--- What the exercise asks ---
Return all of the material that follows, keeping each line exactly as it is.

= = =

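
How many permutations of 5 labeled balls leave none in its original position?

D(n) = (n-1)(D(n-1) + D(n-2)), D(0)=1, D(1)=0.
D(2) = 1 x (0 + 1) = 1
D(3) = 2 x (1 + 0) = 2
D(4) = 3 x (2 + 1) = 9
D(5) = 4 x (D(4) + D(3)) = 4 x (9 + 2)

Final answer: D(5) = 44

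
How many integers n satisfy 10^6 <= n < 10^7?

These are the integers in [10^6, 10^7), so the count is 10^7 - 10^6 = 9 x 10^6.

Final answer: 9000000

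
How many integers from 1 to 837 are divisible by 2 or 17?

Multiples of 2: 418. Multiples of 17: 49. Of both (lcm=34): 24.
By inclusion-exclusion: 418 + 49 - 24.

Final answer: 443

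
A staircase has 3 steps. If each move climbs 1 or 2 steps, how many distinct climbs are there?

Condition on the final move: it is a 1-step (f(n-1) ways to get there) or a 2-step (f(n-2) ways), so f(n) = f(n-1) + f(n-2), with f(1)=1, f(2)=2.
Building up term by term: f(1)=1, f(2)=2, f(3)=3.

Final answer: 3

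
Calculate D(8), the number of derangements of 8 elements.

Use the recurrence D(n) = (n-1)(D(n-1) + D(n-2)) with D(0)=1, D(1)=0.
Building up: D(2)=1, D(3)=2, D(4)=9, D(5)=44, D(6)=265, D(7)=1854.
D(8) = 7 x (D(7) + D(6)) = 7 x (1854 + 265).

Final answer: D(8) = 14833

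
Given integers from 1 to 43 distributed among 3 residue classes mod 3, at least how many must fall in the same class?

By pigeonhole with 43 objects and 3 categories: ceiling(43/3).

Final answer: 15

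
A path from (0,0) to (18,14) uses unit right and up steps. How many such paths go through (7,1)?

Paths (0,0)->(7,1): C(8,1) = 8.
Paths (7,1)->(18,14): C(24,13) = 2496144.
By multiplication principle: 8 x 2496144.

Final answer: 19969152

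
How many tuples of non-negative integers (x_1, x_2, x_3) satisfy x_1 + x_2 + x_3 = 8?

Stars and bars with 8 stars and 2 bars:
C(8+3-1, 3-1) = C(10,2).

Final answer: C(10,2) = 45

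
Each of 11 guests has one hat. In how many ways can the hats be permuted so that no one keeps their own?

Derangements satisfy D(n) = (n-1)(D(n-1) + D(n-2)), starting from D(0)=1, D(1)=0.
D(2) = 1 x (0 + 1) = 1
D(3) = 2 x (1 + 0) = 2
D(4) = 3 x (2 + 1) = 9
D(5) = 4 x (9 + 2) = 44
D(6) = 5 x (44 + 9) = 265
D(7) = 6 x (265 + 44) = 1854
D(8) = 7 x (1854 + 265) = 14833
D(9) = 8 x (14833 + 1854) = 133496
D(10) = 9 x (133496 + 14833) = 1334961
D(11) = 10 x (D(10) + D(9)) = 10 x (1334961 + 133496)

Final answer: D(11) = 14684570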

= = =

--- Exercise answer ---
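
How many permutations of 5 labeled balls leave none in its original position?

D(n) = (n-1)(D(n-1) + D(n-2)), D(0)=1, D(1)=0.
D(2) = 1 x (0 + 1) = 1
D(3) = 2 x (1 + 0) = 2
D(4) = 3 x (2 + 1) = 9
D(5) = 4 x (D(4) + D(3)) = 4 x (9 + 2)

Final answer: D(5) = 44

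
How many integers n satisfy 10^6 <= n < 10^7?

These are the integers in [10^6, 10^7), so the count is 10^7 - 10^6 = 9 x 10^6.

Final answer: 9000000

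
How many integers from 1 to 837 are divisible by 2 or 17?

Multiples of 2: 418. Multiples of 17: 49. Of both (lcm=34): 24.
By inclusion-exclusion: 418 + 49 - 24.

Final answer: 443

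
A staircase has 3 steps. If each move climbs 1 or 2 steps, how many distinct climbs are there?

Condition on the final move: it is a 1-step (f(n-1) ways to get there) or a 2-step (f(n-2) ways), so f(n) = f(n-1) + f(n-2), with f(1)=1, f(2)=2.
Building up term by term: f(1)=1, f(2)=2, f(3)=3.

Final answer: 3

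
Calculate D(8), the number of derangements of 8 elements.

Use the recurrence D(n) = (n-1)(D(n-1) + D(n-2)) with D(0)=1, D(1)=0.
Building up: D(2)=1, D(3)=2, D(4)=9, D(5)=44, D(6)=265, D(7)=1854.
D(8) = 7 x (D(7) + D(6)) = 7 x (1854 + 265).

Final answer: D(8) = 14833

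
Given integers from 1 to 43 distributed among 3 residue classes mod 3, at least how many must fall in the same class?

By pigeonhole with 43 objects and 3 categories: ceiling(43/3).

Final answer: 15

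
A path from (0,0) to (18,14) uses unit right and up steps. How many such paths go through (7,1)?

Paths (0,0)->(7,1): C(8,1) = 8.
Paths (7,1)->(18,14): C(24,13) = 2496144.
By multiplication principle: 8 x 2496144.

Final answer: 19969152

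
How many tuples of non-negative integers (x_1, x_2, x_3) satisfy x_1 + x_2 + x_3 = 8?

Stars and bars with 8 stars and 2 bars:
C(8+3-1, 3-1) = C(10,2).

Final answer: C(10,2) = 45

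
Each of 11 guests has one hat. In how many ways can the hats be permuted so that no one keeps their own?

Derangements satisfy D(n) = (n-1)(D(n-1) + D(n-2)), starting from D(0)=1, D(1)=0.
D(2) = 1 x (0 + 1) = 1
D(3) = 2 x (1 + 0) = 2
D(4) = 3 x (2 + 1) = 9
D(5) = 4 x (9 + 2) = 44
D(6) = 5 x (44 + 9) = 265
D(7) = 6 x (265 + 44) = 1854
D(8) = 7 x (1854 + 265) = 14833
D(9) = 8 x (14833 + 1854) = 133496
D(10) = 9 x (133496 + 14833) = 1334961
D(11) = 10 x (D(10) + D(9)) = 10 x (1334961 + 133496)

Final answer: D(11) = 14684570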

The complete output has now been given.